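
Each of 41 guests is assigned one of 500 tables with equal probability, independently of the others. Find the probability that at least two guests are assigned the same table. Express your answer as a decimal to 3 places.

It's easier to compute the probability that all 41 are distinct.
P(all distinct) = 500/500 · 499/500 · ··· · 460/500 ≈ 0.185.
So the probability of at least one match is 1 − 0.185 = 0.815.

0.815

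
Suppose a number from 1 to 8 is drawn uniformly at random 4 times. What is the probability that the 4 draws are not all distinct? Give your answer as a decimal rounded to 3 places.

0.590

P(all 4 different) = 8/8 · 7/8 · ··· · 5/8 ≈ 0.410.
P(at least two equal) = 1 − 0.410 = 0.590.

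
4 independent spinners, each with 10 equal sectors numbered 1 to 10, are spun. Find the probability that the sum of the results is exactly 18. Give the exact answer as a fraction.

There are 10^4 = 10000 equally likely outcomes.
The number of ordered 4-tuples from {1,…,10} summing to 18 is 540.
P(sum = 18) = 540/10000 = 27/500.

27/500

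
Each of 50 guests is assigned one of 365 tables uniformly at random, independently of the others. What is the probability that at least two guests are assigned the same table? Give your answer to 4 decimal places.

It's easier to compute the probability that all 50 are distinct.
P(all distinct) = 365/365 · 364/365 · ··· · 316/365 ≈ 0.0296.
So the probability of at least one match is 1 − 0.0296 = 0.9704.

0.9704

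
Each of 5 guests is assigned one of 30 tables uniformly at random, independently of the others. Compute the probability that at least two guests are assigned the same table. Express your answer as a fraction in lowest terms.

1111/3750

It's easier to compute the probability that all 5 are distinct.
P(all distinct) = 30/30 · 29/30 · ··· · 26/30 = 2639/3750.
So the probability of at least one match is 1 − 2639/3750 = 1111/3750.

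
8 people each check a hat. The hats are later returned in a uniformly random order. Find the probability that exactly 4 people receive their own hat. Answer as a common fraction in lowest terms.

1/64

Choose which 4 of the 8 are fixed: C(8,4) = 70 ways.
The remaining 4 must have no fixed point: D(4) = 9.
P = 70·9/40320 = 1/64.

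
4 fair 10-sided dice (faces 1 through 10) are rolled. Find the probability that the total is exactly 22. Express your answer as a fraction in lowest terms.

There are 10^4 = 10000 equally likely outcomes.
The number of ordered 4-tuples from {1,…,10} summing to 22 is 670.
P(sum = 22) = 670/10000 = 67/1000.

67/1000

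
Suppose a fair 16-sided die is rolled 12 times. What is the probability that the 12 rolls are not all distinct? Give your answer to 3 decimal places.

P(all 12 different) = 16/16 · 15/16 · ··· · 5/16 ≈ 0.003.
P(at least two equal) = 1 − 0.003 = 0.997.

0.997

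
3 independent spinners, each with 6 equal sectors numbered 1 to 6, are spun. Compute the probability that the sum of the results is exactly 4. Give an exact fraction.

1/72

There are 6^3 = 216 equally likely outcomes.
The number of ordered 3-tuples from {1,…,6} summing to 4 is 3.
P(sum = 4) = 3/216 = 1/72.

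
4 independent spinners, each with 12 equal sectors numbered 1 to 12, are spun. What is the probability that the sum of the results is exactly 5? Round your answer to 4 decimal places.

0.0002

There are 12^4 = 20736 equally likely outcomes.
The number of ordered 4-tuples from {1,…,12} summing to 5 is 4.
P(sum = 5) = 4/20736 = 1/5184 ≈ 0.0002.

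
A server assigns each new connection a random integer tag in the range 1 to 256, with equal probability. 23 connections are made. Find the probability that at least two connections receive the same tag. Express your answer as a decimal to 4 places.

It's easier to compute the probability that all 23 are distinct.
P(all distinct) = 256/256 · 255/256 · ··· · 234/256 ≈ 0.3611.
So the probability of at least one match is 1 − 0.3611 = 0.6389.

0.6389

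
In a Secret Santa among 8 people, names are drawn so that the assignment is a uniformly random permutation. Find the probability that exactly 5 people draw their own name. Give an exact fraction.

Choose which 5 of the 8 are fixed: C(8,5) = 56 ways.
The remaining 3 must have no fixed point: D(3) = 2.
P = 56·2/40320 = 1/360.

1/360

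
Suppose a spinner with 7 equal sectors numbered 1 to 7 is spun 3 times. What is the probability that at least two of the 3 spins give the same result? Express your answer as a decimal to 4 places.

P(all 3 different) = 7/7 · 6/7 · ··· · 5/7 ≈ 0.6122.
P(at least two equal) = 1 − 0.6122 = 0.3878.

0.3878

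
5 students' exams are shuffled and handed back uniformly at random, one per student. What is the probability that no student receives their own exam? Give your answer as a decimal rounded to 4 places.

This is the derangement probability: permutations of 5 with no fixed point.
D(5) = 5! · (1 − 1/1! + 1/2! − ··· + (−1)^5/5!) = 44.
P = 44/120 = 11/30 ≈ 0.3667.

0.3667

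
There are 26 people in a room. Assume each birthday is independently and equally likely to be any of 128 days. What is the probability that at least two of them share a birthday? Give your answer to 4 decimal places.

0.9346

It's easier to compute the probability that all 26 are distinct.
P(all distinct) = 128/128 · 127/128 · ··· · 103/128 ≈ 0.0654.
So the probability of at least one match is 1 − 0.0654 = 0.9346.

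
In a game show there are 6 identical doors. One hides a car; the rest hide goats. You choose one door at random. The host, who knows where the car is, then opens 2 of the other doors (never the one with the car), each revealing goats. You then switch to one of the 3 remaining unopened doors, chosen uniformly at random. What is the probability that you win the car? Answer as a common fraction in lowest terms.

Your original door holds the car with probability 1/6, so the other 5 collectively hold it with probability 5/6.
The host can always find 2 empty doors to open, so the reveals don't change that 5/6; it is now spread over the 3 remaining unopened doors.
P(win by switching) = (5/6) · (1/3) = 5/18.

5/18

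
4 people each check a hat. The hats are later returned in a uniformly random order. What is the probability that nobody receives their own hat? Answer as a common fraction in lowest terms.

This is the derangement probability: permutations of 4 with no fixed point.
D(4) = 4! · (1 − 1/1! + 1/2! − ··· + (−1)^4/4!) = 9.
P = 9/24 = 3/8.

3/8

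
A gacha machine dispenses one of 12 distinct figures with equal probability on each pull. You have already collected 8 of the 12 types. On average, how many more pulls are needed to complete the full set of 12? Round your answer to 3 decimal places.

Starting from 8 distinct types, each trial gives a new one with probability (12−i)/12 when i types are held, so the wait for the next new type is 12/(12−i).
E = 12/4 + 12/3 + 12/2 + 12/1 = 25 ≈ 25.000.

25.000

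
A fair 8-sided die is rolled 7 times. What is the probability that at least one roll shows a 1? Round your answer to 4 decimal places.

0.6073

P(no roll shows a 1) = (7/8)^7 ≈ 0.3927.
P(at least one) = 1 − 0.3927 = 0.6073.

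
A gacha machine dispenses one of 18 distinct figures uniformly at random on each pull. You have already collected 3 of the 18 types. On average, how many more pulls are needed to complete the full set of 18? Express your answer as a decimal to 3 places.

59.728

Starting from 3 distinct types, each trial gives a new one with probability (18−i)/18 when i types are held, so the wait for the next new type is 18/(18−i).
E = 18/15 + 18/14 + 18/13 + 18/12 + 18/11 + 18/10 + 18/9 + 18/8 + 18/7 + 18/6 + 18/5 + 18/4 + 18/3 + 18/2 + 18/1 = 1195757/20020 ≈ 59.728.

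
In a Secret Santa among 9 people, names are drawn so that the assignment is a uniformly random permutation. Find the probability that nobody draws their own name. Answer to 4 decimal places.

This is the derangement probability: permutations of 9 with no fixed point.
D(9) = 9! · (1 − 1/1! + 1/2! − ··· + (−1)^9/9!) = 133496.
P = 133496/362880 = 16687/45360 ≈ 0.3679.

0.3679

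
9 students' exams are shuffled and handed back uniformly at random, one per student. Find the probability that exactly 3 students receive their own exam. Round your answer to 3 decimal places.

0.061

Choose which 3 of the 9 are fixed: C(9,3) = 84 ways.
The remaining 6 must have no fixed point: D(6) = 265.
P = 84·265/362880 = 53/864 ≈ 0.061.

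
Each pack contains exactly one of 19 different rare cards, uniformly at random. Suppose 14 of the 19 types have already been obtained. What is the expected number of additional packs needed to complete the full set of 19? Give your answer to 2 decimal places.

43.38

Starting from 14 distinct types, each trial gives a new one with probability (19−i)/19 when i types are held, so the wait for the next new type is 19/(19−i).
E = 19/5 + 19/4 + 19/3 + 19/2 + 19/1 = 2603/60 ≈ 43.38.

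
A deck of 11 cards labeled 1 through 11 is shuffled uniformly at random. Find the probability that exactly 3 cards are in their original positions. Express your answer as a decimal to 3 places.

0.061

Choose which 3 of the 11 are fixed: C(11,3) = 165 ways.
The remaining 8 must have no fixed point: D(8) = 14833.
P = 165·14833/39916800 = 2119/34560 ≈ 0.061.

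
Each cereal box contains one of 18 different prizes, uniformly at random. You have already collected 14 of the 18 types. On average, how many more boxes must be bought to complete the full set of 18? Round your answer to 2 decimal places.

Starting from 14 distinct types, each trial gives a new one with probability (18−i)/18 when i types are held, so the wait for the next new type is 18/(18−i).
E = 18/4 + 18/3 + 18/2 + 18/1 = 75/2 ≈ 37.50.

37.50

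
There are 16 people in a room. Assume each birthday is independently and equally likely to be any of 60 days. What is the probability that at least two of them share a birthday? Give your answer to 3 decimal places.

0.889

It's easier to compute the probability that all 16 are distinct.
P(all distinct) = 60/60 · 59/60 · ··· · 45/60 ≈ 0.111.
So the probability of at least one match is 1 − 0.111 = 0.889.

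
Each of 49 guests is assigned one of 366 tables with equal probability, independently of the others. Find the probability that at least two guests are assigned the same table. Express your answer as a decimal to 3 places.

It's easier to compute the probability that all 49 are distinct.
P(all distinct) = 366/366 · 365/366 · ··· · 318/366 ≈ 0.035.
So the probability of at least one match is 1 − 0.035 = 0.965.

0.965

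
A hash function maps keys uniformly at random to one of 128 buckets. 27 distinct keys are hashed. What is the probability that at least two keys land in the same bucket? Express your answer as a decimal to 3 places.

It's easier to compute the probability that all 27 are distinct.
P(all distinct) = 128/128 · 127/128 · ··· · 102/128 ≈ 0.052.
So the probability of at least one match is 1 − 0.052 = 0.948.

0.948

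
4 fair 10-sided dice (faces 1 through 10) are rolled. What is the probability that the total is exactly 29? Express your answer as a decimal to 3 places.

There are 10^4 = 10000 equally likely outcomes.
The number of ordered 4-tuples from {1,…,10} summing to 29 is 348.
P(sum = 29) = 348/10000 = 87/2500 ≈ 0.035.

0.035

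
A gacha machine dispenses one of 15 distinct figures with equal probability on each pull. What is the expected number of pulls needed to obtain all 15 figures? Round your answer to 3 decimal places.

49.773

After i distinct types are collected, each trial gives a new one with probability (15−i)/15, so the expected wait for the next new type is 15/(15−i).
E = 15/15 + 15/14 + 15/13 + 15/12 + 15/11 + 15/10 + 15/9 + 15/8 + 15/7 + 15/6 + 15/5 + 15/4 + 15/3 + 15/2 + 15/1 = 1195757/24024 ≈ 49.773.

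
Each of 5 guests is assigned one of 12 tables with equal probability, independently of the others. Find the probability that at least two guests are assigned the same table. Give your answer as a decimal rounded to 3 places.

It's easier to compute the probability that all 5 are distinct.
P(all distinct) = 12/12 · 11/12 · ··· · 8/12 ≈ 0.382.
So the probability of at least one match is 1 − 0.382 = 0.618.

0.618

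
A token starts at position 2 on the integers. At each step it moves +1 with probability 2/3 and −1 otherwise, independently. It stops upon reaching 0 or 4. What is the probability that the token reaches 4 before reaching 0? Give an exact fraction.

4/5

Let r = q/p = (1/3)/(2/3) = 1/2. The recurrence P(i) = p·P(i+1) + q·P(i−1) with P(0)=0, P(4)=1 gives P(i) = (1 − r^i)/(1 − r^4).
P(2) = (1 − (1/2)^2) / (1 − (1/2)^4) = 4/5.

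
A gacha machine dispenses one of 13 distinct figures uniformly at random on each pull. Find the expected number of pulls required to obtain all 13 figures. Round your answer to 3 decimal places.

41.342

After i distinct types are collected, each trial gives a new one with probability (13−i)/13, so the expected wait for the next new type is 13/(13−i).
E = 13/13 + 13/12 + 13/11 + 13/10 + 13/9 + 13/8 + 13/7 + 13/6 + 13/5 + 13/4 + 13/3 + 13/2 + 13/1 = 1145993/27720 ≈ 41.342.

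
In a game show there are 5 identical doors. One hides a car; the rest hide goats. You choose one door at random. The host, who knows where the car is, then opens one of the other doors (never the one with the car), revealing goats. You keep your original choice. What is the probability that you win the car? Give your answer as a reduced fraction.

The host can always open an empty door regardless of your choice, so this gives no information about your original door.
P(win by staying) = 1/5.

1/5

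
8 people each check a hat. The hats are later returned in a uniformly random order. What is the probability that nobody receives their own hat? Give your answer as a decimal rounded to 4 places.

This is the derangement probability: permutations of 8 with no fixed point.
D(8) = 8! · (1 − 1/1! + 1/2! − ··· + (−1)^8/8!) = 14833.
P = 14833/40320 = 2119/5760 ≈ 0.3679.

0.3679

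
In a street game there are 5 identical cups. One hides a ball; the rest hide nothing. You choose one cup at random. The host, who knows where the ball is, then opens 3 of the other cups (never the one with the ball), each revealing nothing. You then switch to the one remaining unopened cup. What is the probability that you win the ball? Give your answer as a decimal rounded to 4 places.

Your original cup holds the ball with probability 1/5, so the other 4 collectively hold it with probability 4/5.
The host can always find 3 empty cups to open, so the reveals don't change that 4/5; it is now spread over the 1 remaining unopened cup.
P(win by switching) = (4/5) · (1/1) = 4/5 ≈ 0.8000.

0.8000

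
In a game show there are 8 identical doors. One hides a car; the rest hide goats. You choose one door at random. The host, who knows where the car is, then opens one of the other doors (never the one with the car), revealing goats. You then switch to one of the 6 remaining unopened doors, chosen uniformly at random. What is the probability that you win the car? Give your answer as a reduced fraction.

Your original door holds the car with probability 1/8, so the other 7 collectively hold it with probability 7/8.
The host can always find an empty door to open, so this doesn't change that 7/8; it is now spread over the 6 remaining unopened doors.
P(win by switching) = (7/8) · (1/6) = 7/48.

7/48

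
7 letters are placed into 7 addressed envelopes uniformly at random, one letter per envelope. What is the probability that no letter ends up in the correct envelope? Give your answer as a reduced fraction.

103/280

This is the derangement probability: permutations of 7 with no fixed point.
D(7) = 7! · (1 − 1/1! + 1/2! − ··· + (−1)^7/7!) = 1854.
P = 1854/5040 = 103/280.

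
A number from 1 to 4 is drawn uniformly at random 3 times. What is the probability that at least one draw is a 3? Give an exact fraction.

37/64

P(no draw is a 3) = (3/4)^3 = 27/64.
P(at least one) = 1 − 27/64 = 37/64.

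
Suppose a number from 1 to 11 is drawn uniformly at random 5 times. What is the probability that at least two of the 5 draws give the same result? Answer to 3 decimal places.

0.656

P(all 5 different) = 11/11 · 10/11 · ··· · 7/11 ≈ 0.344.
P(at least two equal) = 1 − 0.344 = 0.656.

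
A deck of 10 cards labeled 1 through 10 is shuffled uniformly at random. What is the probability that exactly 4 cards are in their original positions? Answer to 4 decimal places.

Choose which 4 of the 10 are fixed: C(10,4) = 210 ways.
The remaining 6 must have no fixed point: D(6) = 265.
P = 210·265/3628800 = 53/3456 ≈ 0.0153.

0.0153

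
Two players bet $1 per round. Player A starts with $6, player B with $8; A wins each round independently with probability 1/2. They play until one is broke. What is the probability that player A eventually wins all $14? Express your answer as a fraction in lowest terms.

With a fair step, P(i) = ½P(i−1) + ½P(i+1) with P(0)=0, P(14)=1 has the linear solution P(i) = i/14.
P(6) = 6/14 = 3/7.

3/7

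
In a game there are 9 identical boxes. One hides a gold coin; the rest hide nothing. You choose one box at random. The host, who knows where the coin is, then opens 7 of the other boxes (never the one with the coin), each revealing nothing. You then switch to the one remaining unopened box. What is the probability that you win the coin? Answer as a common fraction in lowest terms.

Your original box holds the coin with probability 1/9, so the other 8 collectively hold it with probability 8/9.
The host can always find 7 empty boxes to open, so the reveals don't change that 8/9; it is now spread over the 1 remaining unopened box.
P(win by switching) = (8/9) · (1/1) = 8/9.

8/9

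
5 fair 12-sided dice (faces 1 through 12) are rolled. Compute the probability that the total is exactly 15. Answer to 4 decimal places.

There are 12^5 = 248832 equally likely outcomes.
The number of ordered 5-tuples from {1,…,12} summing to 15 is 1001.
P(sum = 15) = 1001/248832 ≈ 0.0040.

0.0040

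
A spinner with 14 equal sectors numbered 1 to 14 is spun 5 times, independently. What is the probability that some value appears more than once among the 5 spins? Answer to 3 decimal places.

0.553

P(all 5 different) = 14/14 · 13/14 · ··· · 10/14 ≈ 0.447.
P(at least two equal) = 1 − 0.447 = 0.553.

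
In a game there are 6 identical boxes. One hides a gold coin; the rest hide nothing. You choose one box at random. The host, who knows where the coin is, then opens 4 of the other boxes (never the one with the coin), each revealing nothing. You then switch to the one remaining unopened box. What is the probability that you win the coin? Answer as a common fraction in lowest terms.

5/6

Your original box holds the coin with probability 1/6, so the other 5 collectively hold it with probability 5/6.
The host can always find 4 empty boxes to open, so the reveals don't change that 5/6; it is now spread over the 1 remaining unopened box.
P(win by switching) = (5/6) · (1/1) = 5/6.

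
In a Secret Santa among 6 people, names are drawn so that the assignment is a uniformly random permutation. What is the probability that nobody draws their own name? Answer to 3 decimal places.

This is the derangement probability: permutations of 6 with no fixed point.
D(6) = 6! · (1 − 1/1! + 1/2! − ··· + (−1)^6/6!) = 265.
P = 265/720 = 53/144 ≈ 0.368.

0.368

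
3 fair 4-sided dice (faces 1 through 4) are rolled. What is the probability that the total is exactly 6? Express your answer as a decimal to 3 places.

There are 4^3 = 64 equally likely outcomes.
The number of ordered 3-tuples from {1,…,4} summing to 6 is 10.
P(sum = 6) = 10/64 = 5/32 ≈ 0.156.

0.156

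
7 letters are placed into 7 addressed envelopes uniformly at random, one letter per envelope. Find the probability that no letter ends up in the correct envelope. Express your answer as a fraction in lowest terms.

This is the derangement probability: permutations of 7 with no fixed point.
D(7) = 7! · (1 − 1/1! + 1/2! − ··· + (−1)^7/7!) = 1854.
P = 1854/5040 = 103/280.

103/280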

# # # # # # #

What to work on >>
Transcribe exactly, and only, the lines from the one with "per envelope. Find" through the last line of the data.

Exercise solution >>
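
7 letters are placed into 7 addressed envelopes uniformly at random, one letter per envelope. Find the probability that no letter ends up in the correct envelope. Express your answer as a fraction in lowest terms.

This is the derangement probability: permutations of 7 with no fixed point.
D(7) = 7! · (1 − 1/1! + 1/2! − ··· + (−1)^7/7!) = 1854.
P = 1854/5040 = 103/280.

103/280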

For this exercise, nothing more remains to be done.